__Brief__: Copy exactly the lines of the data below that run from the line holding "Assignment to Variant" through the line holding "Among sheep in the lower", both ends included.

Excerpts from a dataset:
+ + + +

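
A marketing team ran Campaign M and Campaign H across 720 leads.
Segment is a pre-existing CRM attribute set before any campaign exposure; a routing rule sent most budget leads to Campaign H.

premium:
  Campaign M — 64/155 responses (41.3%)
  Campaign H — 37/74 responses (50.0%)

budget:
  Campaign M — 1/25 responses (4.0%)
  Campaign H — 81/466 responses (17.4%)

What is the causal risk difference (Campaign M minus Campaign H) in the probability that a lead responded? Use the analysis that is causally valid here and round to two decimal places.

Campaign H is higher inside every customer segment stratum but Campaign M is higher in aggregate. Whether to stratify depends on how customer segment relates to the campaign.
Customer segment satisfies the back-door criterion: it is not a descendant of the campaign, and it blocks the spurious path from campaign to outcome. Adjusting for it (i.e., using the within-customer segment rates) gives the causal effect.
Adjusting over the population distribution of customer segment: 0.318·(0.413−0.500) + 0.682·(0.040−0.174) = -0.119.

-0.12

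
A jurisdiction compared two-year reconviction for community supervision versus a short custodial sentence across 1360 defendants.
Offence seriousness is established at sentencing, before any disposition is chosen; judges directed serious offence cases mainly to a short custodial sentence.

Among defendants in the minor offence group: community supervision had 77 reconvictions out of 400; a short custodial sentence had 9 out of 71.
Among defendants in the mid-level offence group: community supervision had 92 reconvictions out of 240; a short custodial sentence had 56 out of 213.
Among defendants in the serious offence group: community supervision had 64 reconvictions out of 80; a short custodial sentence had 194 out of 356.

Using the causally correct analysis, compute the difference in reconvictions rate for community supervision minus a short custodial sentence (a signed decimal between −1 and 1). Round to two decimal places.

Within every offence seriousness level a short custodial sentence has the lower rate, yet pooled community supervision does — Simpson's reversal.
Since offence seriousness is a pre-existing factor (not a product of the disposition) and it affects the outcome on its own, it is a confounder. The stratified rates, not the pooled rate, identify the causal effect.
Adjusting over the population distribution of offence seriousness: 0.346·(0.193−0.127) + 0.333·(0.383−0.263) + 0.321·(0.800−0.545) = +0.145.

+0.14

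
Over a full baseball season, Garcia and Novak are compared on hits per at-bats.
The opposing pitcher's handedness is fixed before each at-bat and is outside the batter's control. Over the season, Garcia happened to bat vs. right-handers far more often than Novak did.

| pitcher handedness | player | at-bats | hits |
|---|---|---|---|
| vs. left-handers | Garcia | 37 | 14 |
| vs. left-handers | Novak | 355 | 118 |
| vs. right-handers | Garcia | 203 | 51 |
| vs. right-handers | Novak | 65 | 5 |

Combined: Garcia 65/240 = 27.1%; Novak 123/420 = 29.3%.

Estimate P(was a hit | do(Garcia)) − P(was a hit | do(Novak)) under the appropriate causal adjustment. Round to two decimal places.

The stratified and pooled comparisons disagree (Garcia wins within each pitcher handedness; Novak wins overall), so the answer turns on the causal role of pitcher handedness.
Pitcher handedness satisfies the back-door criterion: it is not a descendant of the player, and it blocks the spurious path from player to outcome. Adjusting for it (i.e., using the within-pitcher handedness rates) gives the causal effect.
Adjusting over the population distribution of pitcher handedness: 0.594·(0.378−0.332) + 0.406·(0.251−0.077) = +0.098.

+0.10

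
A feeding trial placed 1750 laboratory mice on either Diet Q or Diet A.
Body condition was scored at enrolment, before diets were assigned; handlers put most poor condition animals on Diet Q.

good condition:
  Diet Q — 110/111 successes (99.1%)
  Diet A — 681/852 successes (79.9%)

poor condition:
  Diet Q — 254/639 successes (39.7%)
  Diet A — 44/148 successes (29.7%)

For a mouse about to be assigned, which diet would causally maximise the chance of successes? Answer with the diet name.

Diet Q

Starting body condition differs across diets for reasons unrelated to any effect of the diet itself, and it separately predicts the outcome — a classic confounder. We must compare within starting body condition levels.
Within each level — good condition: 99.1% vs 79.9%; poor condition: 39.7% vs 29.7% — Diet Q is higher every time.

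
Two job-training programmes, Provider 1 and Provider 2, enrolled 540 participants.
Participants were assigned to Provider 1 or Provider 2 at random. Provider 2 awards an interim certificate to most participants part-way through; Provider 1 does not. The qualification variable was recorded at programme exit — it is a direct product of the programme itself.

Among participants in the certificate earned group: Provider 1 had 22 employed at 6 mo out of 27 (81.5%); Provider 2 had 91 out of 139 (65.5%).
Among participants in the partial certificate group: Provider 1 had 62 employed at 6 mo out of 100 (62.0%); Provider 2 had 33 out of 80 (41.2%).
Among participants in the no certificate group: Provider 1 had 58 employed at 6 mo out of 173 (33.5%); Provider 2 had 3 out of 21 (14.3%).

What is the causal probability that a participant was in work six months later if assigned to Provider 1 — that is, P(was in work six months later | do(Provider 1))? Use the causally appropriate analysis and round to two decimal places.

Qualification attained during the programme lies on the pathway programme → qualification attained during the programme → outcome, so adjusting for it blocks the indirect effect. For the total causal effect of programme, use the unadjusted pooled rates.
So P(outcome | do(Provider 1)) is just the pooled rate for Provider 1: 142/300 = 0.473.

0.47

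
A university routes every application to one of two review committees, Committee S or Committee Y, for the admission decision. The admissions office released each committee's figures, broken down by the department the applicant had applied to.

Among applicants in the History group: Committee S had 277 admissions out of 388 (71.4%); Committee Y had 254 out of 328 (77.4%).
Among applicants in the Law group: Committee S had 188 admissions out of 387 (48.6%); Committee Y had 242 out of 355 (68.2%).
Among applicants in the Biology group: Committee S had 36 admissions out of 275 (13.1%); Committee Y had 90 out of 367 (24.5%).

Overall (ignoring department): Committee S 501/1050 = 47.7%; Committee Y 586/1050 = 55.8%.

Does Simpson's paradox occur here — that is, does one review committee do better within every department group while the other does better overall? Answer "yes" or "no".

no

Within each department level (History 71.4% vs 77.4%; Law 48.6% vs 68.2%; Biology 13.1% vs 24.5%), Committee Y has the higher rate every time. Pooled: 47.7% vs 55.8% — Committee Y has the higher rate overall. They agree.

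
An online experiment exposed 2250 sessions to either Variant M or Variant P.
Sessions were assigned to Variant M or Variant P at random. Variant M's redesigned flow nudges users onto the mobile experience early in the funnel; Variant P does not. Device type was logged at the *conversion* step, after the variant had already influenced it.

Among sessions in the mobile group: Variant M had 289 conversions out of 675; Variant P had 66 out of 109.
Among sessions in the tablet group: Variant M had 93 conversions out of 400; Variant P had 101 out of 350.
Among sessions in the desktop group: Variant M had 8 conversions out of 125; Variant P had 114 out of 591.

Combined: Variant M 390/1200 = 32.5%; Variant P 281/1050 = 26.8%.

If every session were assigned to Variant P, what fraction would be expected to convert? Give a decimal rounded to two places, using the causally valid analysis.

Stratifying would compare variants among sessions the variants themselves sorted into device type groups — a form of selection on an intermediate. The unconditioned pooled rates give the total causal effect.
So P(outcome | do(Variant P)) is just the pooled rate for Variant P: 281/1050 = 0.268.

0.27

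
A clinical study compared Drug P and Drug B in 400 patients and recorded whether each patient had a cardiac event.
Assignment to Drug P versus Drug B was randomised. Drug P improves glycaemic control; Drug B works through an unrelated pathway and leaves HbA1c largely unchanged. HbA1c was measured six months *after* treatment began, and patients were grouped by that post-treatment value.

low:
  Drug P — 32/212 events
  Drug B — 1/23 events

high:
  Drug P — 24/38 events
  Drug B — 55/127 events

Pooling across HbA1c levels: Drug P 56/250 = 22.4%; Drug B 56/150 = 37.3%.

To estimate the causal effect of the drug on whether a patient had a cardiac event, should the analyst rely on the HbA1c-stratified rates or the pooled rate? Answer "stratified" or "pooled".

The distribution of HbA1c is itself part of what the drug does — it is an intermediate outcome. Holding it fixed would remove that part of the effect; the total effect is the pooled difference.
Pooled: Drug P 22.4% vs Drug B 37.3%; Drug P is lower overall.

pooled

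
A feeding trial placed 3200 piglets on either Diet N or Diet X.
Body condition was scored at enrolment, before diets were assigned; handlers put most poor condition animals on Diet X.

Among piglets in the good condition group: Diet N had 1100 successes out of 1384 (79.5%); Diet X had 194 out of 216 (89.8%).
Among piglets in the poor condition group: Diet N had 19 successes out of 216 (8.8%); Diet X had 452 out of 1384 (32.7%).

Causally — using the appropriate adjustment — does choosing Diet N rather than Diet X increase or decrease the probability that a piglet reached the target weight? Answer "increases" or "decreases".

Starting body condition differs across diets for reasons unrelated to any effect of the diet itself, and it separately predicts the outcome — a classic confounder. We must compare within starting body condition levels.
Within each level — good condition: 79.5% vs 89.8%; poor condition: 8.8% vs 32.7% — Diet X is higher every time.

decreases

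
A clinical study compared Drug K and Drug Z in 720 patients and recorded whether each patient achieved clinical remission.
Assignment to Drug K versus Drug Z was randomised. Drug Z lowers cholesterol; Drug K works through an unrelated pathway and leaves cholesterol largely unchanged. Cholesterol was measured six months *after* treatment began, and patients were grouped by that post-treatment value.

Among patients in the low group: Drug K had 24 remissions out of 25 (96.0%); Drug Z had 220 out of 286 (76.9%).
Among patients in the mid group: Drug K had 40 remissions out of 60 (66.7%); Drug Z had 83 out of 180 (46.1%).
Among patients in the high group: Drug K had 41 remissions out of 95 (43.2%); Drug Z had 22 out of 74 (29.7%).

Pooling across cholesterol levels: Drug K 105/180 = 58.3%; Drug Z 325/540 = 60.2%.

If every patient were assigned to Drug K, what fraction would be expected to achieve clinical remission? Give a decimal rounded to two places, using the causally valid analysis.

0.58

Cholesterol is recorded after the drug and is itself shifted by it — it sits on the causal path from drug to outcome. Conditioning on a mediator would strip out part of the effect we want; the pooled comparison gives the total causal effect.
So P(outcome | do(Drug K)) is just the pooled rate for Drug K: 105/180 = 0.583.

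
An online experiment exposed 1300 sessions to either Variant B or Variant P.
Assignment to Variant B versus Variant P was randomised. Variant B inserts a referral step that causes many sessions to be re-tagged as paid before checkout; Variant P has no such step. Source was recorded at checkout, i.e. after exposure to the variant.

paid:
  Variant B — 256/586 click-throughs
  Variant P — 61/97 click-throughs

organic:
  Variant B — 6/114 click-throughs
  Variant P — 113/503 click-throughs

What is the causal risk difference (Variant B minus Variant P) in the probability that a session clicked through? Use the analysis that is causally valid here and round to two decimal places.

+0.08

Because the variant influences traffic source, traffic source is a post-treatment mediator, not a confounder. Stratifying on it would bias the estimate; the causal effect is the crude pooled difference.
The causal difference is the pooled difference: 0.374 − 0.290 = +0.084.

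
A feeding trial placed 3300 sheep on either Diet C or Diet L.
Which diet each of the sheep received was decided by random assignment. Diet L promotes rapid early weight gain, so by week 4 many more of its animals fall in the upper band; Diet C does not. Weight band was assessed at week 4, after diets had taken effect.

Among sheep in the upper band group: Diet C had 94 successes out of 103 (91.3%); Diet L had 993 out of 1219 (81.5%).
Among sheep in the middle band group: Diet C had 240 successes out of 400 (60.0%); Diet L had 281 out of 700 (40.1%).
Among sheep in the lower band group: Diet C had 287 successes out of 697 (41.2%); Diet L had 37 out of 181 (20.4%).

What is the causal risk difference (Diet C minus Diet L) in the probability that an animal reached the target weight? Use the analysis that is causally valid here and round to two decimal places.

Within every week-4 weight band level Diet C has the higher rate, yet pooled Diet L does — Simpson's reversal.
Week-4 weight band is downstream of the diet. One should not condition on a consequence of treatment, so the overall rates are the right comparison.
The causal difference is the pooled difference: 0.517 − 0.624 = -0.107.

-0.11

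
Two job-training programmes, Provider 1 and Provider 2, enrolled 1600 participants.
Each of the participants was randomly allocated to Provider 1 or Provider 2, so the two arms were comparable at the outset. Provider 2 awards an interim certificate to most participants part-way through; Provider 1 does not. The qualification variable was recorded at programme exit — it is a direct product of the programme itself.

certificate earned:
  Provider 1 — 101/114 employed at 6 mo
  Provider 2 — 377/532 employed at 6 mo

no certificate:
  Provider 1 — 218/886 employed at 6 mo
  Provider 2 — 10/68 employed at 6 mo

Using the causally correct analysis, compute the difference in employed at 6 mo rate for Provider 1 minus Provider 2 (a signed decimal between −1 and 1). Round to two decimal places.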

+ + + +

__Written reply__:
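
Assignment to Variant B versus Variant P was randomised. Variant B inserts a referral step that causes many sessions to be re-tagged as paid before checkout; Variant P has no such step. Source was recorded at checkout, i.e. after exposure to the variant.

paid:
  Variant B — 256/586 click-throughs
  Variant P — 61/97 click-throughs

organic:
  Variant B — 6/114 click-throughs
  Variant P — 113/503 click-throughs

What is the causal risk difference (Variant B minus Variant P) in the probability that a session clicked through? Use the analysis that is causally valid here and round to two decimal places.

+0.08

Because the variant influences traffic source, traffic source is a post-treatment mediator, not a confounder. Stratifying on it would bias the estimate; the causal effect is the crude pooled difference.
The causal difference is the pooled difference: 0.374 − 0.290 = +0.084.

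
A feeding trial placed 3300 sheep on either Diet C or Diet L.
Which diet each of the sheep received was decided by random assignment. Diet L promotes rapid early weight gain, so by week 4 many more of its animals fall in the upper band; Diet C does not. Weight band was assessed at week 4, after diets had taken effect.

Among sheep in the upper band group: Diet C had 94 successes out of 103 (91.3%); Diet L had 993 out of 1219 (81.5%).
Among sheep in the middle band group: Diet C had 240 successes out of 400 (60.0%); Diet L had 281 out of 700 (40.1%).
Among sheep in the lower band group: Diet C had 287 successes out of 697 (41.2%); Diet L had 37 out of 181 (20.4%).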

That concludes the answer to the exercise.